DIRECTIONS FOR THIS TASK => Where does the string "Answer" appear? Copy every line of the entries below that holds it.

----------------

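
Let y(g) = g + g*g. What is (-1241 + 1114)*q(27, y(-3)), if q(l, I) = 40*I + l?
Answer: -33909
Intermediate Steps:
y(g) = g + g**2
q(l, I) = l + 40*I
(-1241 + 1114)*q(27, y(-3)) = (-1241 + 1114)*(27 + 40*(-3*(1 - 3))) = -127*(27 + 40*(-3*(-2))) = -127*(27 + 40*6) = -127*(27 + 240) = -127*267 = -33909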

----------------

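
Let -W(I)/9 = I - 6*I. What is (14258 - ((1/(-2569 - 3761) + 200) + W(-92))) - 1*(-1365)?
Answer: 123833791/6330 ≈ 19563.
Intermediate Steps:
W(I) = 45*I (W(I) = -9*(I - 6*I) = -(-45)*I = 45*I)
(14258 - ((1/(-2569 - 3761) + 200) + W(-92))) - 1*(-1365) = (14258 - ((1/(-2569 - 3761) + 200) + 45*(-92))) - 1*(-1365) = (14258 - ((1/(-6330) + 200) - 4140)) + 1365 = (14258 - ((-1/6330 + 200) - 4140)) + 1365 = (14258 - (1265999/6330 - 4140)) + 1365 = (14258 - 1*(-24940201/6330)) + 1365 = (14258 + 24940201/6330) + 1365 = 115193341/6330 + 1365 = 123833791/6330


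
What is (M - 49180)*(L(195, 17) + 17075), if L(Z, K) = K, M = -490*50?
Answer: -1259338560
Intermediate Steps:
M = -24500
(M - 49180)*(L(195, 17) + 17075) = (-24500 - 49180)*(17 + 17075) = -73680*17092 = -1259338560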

----------------

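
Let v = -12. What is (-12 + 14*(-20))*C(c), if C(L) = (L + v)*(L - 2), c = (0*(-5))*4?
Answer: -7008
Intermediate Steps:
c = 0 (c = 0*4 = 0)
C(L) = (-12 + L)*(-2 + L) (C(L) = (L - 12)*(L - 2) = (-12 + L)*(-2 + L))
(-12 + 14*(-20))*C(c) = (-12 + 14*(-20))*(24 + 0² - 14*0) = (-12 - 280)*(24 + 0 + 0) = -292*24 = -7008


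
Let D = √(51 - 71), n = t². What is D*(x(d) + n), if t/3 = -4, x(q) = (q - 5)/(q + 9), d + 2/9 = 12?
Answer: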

----------------

THE COMPLETED TASK =>
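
Answer: -33909
Answer: 123833791/6330 ≈ 19563.
Answer: -1259338560
Answer: -7008
Answer: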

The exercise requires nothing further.